> _Required action_:
From the material below, pull each line containing the string "accesses".

· · · ·

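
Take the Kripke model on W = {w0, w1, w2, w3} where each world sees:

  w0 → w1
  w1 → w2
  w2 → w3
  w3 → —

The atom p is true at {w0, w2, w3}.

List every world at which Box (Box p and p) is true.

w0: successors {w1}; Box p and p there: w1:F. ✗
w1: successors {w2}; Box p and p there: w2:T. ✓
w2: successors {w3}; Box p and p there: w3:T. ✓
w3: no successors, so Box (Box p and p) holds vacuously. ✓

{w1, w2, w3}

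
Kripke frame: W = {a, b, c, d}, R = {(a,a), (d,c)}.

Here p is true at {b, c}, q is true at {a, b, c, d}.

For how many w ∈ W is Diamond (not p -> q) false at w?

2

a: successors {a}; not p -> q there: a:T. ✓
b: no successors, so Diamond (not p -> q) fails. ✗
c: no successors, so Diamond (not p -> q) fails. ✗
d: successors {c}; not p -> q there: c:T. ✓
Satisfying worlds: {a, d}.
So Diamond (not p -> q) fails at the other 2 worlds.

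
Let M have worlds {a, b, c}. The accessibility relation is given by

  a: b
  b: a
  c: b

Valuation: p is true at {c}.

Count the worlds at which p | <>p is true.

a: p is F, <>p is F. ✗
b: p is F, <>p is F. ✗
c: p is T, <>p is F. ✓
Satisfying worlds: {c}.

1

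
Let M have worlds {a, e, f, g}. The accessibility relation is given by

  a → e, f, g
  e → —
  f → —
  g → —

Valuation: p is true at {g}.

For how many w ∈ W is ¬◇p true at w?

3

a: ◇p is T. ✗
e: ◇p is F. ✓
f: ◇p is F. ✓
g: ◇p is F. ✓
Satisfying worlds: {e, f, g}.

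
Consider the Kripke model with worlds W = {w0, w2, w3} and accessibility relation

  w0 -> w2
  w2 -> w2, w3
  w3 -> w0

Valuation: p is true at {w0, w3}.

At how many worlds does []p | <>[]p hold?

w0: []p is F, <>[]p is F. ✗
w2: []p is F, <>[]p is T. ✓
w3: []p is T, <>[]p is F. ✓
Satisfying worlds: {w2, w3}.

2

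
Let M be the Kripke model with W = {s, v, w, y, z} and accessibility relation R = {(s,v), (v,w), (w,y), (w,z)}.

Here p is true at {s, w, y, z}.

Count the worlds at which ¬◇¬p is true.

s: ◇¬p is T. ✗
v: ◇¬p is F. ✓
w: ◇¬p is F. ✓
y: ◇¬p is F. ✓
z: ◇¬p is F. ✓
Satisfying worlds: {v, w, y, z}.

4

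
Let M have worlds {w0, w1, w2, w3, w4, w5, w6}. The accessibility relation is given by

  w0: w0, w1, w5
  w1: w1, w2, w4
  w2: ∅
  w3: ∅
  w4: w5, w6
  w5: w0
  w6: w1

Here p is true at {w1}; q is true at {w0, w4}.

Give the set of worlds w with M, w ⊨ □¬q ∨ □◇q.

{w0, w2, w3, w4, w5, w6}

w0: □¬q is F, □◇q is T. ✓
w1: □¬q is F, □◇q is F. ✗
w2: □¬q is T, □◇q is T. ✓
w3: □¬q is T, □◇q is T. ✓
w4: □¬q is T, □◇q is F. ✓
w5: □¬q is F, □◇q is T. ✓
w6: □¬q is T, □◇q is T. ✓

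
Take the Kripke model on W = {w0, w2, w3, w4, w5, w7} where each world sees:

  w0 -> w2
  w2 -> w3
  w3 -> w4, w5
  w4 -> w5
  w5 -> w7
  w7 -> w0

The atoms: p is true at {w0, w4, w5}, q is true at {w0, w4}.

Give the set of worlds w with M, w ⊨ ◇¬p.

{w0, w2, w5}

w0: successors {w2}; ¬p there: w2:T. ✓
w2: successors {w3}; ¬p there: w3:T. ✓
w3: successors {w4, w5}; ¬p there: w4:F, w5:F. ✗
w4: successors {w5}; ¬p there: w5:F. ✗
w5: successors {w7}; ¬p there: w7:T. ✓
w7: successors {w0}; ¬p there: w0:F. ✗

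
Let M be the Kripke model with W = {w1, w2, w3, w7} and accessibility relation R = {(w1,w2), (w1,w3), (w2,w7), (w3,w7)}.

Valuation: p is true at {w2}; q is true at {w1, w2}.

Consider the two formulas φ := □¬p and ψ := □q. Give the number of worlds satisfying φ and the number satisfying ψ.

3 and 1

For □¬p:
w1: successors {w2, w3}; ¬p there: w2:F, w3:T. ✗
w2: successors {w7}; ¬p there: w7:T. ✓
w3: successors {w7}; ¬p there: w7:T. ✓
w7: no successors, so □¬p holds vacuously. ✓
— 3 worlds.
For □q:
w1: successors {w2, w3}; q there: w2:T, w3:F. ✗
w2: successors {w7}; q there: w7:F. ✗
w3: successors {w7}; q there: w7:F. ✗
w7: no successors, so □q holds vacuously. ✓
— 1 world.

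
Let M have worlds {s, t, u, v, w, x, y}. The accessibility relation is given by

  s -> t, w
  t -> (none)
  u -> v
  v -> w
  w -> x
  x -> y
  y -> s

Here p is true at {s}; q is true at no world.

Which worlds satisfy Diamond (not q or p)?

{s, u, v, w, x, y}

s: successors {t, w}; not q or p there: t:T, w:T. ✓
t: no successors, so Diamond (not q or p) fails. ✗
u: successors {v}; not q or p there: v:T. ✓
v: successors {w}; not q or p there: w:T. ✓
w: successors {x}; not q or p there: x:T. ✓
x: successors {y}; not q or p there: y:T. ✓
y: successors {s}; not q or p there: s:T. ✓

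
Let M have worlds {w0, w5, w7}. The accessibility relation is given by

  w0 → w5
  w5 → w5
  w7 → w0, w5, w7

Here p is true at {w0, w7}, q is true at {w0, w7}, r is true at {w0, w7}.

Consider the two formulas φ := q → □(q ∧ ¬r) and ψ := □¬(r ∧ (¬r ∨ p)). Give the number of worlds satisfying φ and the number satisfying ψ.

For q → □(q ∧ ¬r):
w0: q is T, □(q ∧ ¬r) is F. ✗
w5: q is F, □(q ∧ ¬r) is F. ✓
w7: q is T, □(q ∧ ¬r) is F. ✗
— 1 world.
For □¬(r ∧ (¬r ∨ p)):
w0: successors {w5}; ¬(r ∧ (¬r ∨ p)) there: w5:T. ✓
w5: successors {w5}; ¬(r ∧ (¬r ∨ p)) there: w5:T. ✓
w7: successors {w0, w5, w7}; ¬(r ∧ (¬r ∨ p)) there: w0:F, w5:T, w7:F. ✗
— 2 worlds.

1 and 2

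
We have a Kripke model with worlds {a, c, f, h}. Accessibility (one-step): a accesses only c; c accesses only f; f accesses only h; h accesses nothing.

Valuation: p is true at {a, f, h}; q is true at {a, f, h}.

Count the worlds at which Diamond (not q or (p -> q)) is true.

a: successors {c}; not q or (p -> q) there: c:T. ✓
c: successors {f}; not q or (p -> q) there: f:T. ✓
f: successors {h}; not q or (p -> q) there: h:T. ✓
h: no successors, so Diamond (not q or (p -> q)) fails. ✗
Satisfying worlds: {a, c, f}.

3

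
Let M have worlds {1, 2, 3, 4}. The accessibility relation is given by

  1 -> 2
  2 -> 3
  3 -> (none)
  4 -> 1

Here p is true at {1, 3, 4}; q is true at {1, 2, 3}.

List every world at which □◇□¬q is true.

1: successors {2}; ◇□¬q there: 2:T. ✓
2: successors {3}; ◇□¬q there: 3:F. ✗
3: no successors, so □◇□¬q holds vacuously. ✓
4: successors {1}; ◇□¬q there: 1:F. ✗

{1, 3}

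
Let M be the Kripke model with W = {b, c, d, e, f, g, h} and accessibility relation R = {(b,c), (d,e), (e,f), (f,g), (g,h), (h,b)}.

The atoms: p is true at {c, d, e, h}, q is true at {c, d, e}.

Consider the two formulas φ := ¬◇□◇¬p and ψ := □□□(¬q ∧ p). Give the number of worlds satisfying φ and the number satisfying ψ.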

· · · ·

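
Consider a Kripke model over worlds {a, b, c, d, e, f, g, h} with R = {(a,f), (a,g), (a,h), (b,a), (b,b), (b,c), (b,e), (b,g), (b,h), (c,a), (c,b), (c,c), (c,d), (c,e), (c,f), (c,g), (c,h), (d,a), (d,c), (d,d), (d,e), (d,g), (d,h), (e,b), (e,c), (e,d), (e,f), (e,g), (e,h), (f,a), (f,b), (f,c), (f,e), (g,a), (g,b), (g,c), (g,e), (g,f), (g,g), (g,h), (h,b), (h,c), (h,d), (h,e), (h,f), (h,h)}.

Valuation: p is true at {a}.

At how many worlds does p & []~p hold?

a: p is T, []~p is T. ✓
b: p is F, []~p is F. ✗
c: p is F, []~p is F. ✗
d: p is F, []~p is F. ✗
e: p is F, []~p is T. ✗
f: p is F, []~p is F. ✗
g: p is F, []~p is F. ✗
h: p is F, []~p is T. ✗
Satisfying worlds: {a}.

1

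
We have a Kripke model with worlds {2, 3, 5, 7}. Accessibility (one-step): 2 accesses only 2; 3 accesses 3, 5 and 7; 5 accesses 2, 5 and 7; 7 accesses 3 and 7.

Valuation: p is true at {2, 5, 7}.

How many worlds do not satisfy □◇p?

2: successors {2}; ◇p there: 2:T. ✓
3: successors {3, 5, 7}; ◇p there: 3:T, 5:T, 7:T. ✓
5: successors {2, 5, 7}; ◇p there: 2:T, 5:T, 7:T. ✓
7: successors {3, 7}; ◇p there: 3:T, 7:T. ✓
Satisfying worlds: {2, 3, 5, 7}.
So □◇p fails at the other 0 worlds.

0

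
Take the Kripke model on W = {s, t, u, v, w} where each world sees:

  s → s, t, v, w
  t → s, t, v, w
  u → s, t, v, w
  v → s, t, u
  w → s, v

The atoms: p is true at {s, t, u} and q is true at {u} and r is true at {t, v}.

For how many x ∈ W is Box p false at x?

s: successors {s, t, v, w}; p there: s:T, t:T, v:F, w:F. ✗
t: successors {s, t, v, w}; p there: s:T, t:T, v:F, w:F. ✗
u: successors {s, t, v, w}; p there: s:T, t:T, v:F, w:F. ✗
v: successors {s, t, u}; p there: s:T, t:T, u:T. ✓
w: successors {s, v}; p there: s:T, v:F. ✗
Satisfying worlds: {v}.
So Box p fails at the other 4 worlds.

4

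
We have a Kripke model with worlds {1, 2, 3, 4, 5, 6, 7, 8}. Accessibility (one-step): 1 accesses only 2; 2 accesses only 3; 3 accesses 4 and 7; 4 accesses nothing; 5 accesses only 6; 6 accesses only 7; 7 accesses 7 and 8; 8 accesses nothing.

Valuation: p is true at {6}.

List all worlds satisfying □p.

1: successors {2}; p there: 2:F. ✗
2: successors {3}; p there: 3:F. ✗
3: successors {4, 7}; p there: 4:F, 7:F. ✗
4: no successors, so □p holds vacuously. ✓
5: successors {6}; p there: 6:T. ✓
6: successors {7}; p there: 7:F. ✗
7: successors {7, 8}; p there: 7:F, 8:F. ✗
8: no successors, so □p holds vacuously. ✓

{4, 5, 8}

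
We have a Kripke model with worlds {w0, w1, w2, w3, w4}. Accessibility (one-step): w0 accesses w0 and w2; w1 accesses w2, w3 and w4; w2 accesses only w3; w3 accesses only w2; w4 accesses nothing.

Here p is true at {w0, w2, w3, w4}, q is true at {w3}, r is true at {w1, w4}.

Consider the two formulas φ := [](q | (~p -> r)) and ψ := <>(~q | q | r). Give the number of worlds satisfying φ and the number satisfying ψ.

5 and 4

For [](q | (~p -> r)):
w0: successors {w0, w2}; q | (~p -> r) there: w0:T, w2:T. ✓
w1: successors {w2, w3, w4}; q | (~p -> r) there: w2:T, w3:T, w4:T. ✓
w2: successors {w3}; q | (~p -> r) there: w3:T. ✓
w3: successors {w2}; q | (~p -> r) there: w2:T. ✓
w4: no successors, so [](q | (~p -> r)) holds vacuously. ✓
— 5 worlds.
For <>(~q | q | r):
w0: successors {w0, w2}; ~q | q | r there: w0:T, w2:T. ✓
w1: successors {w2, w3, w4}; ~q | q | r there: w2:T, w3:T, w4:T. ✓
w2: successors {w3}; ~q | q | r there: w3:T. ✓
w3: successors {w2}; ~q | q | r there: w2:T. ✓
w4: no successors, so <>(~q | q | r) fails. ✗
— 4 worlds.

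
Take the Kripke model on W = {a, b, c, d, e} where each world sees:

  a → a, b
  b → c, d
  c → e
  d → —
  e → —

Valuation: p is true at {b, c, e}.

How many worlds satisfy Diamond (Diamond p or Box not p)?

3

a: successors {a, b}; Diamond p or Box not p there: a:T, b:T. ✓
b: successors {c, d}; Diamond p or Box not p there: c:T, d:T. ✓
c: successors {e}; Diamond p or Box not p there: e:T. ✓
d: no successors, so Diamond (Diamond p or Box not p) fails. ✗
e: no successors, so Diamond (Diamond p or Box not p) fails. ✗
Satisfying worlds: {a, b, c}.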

· · · ·

> _Output for this exercise_:
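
We have a Kripke model with worlds {a, c, f, h}. Accessibility (one-step): a accesses only c; c accesses only f; f accesses only h; h accesses nothing.
We have a Kripke model with worlds {2, 3, 5, 7}. Accessibility (one-step): 2 accesses only 2; 3 accesses 3, 5 and 7; 5 accesses 2, 5 and 7; 7 accesses 3 and 7.
We have a Kripke model with worlds {1, 2, 3, 4, 5, 6, 7, 8}. Accessibility (one-step): 1 accesses only 2; 2 accesses only 3; 3 accesses 4 and 7; 4 accesses nothing; 5 accesses only 6; 6 accesses only 7; 7 accesses 7 and 8; 8 accesses nothing.
We have a Kripke model with worlds {w0, w1, w2, w3, w4}. Accessibility (one-step): w0 accesses w0 and w2; w1 accesses w2, w3 and w4; w2 accesses only w3; w3 accesses only w2; w4 accesses nothing.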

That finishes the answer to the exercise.